ASSIGNMENT:
What do the lines say from the start of the entries through the one containing "Sea freight Casablanca–Houston"? Repeat them exactly.

ENTRIES PROVIDED:
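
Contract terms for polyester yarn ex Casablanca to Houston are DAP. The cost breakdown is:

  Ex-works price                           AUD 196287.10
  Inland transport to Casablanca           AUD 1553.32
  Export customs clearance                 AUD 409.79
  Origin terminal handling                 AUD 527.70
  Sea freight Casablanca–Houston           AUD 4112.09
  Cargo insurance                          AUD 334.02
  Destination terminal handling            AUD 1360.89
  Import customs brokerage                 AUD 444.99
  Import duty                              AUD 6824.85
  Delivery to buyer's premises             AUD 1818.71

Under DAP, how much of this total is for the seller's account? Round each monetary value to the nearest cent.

Seller's account: AUD 206403.62

DAP: the seller bears all costs to the named destination except import duty and clearance.
Seller's account: goods 196287.10 + inland to port 1553.32 + export clearance 409.79 + origin terminal 527.70 + freight 4112.09 + insurance 334.02 + destination terminal 1360.89 + delivery 1818.71 = 206403.62
Buyer's account: brokerage 444.99 + duty 6824.85 = 7269.84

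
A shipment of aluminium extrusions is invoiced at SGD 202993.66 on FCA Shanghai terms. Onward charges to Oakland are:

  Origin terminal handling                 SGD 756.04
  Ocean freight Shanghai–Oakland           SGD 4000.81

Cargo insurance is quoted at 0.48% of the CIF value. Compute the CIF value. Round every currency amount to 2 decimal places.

CIF value: SGD 208752.52

Let C be the CIF value. C = FCA price + pre-shipment costs + freight + 0.48% × C
C − 0.48% × C = 202993.66 + 756.04 + 4000.81
0.9952 × C = 207750.51
C = 207750.51 / 0.9952 = 208752.52
Insurance premium = 0.48% × 208752.52 = 1002.01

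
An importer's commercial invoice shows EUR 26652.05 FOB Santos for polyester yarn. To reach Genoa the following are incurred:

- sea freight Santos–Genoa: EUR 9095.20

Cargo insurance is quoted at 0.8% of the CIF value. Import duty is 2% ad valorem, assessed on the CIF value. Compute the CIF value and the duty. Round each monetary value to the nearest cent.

CIF value: EUR 36035.53; import duty: EUR 720.71

Let C be the CIF value. C = FOB price + freight + 0.8% × C
C − 0.8% × C = 26652.05 + 9095.20
0.992 × C = 35747.25
C = 35747.25 / 0.992 = 36035.53
Insurance premium = 0.8% × 36035.53 = 288.28
Import duty = 36035.53 × 2% = 720.71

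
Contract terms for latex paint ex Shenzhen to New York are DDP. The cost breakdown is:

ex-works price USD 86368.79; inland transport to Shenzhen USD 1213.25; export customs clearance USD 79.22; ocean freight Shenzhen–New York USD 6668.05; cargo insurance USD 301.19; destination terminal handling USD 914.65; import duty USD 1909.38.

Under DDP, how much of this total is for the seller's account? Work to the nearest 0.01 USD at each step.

Seller's account: USD 97454.53

DDP: the seller bears all costs including import duty.
Seller's account: goods 86368.79 + inland to port 1213.25 + export clearance 79.22 + freight 6668.05 + insurance 301.19 + destination terminal 914.65 + duty 1909.38 = 97454.53
Buyer's account: 0.00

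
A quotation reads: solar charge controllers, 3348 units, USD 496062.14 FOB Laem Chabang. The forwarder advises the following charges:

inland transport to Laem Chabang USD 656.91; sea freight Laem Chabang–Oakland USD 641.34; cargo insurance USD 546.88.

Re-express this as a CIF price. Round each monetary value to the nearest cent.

CIF price: USD 497250.36

Not relevant to the conversion: inland to port — on the seller under both FOB and CIF; already in the FOB price and stays in the CIF price.
From FOB to CIF, the seller additionally bears: freight, insurance.
CIF price = 496062.14 + 641.34 + 546.88 = 497250.36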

YOUR SOLUTION:
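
Contract terms for polyester yarn ex Casablanca to Houston are DAP. The cost breakdown is:

  Ex-works price                           AUD 196287.10
  Inland transport to Casablanca           AUD 1553.32
  Export customs clearance                 AUD 409.79
  Origin terminal handling                 AUD 527.70
  Sea freight Casablanca–Houston           AUD 4112.09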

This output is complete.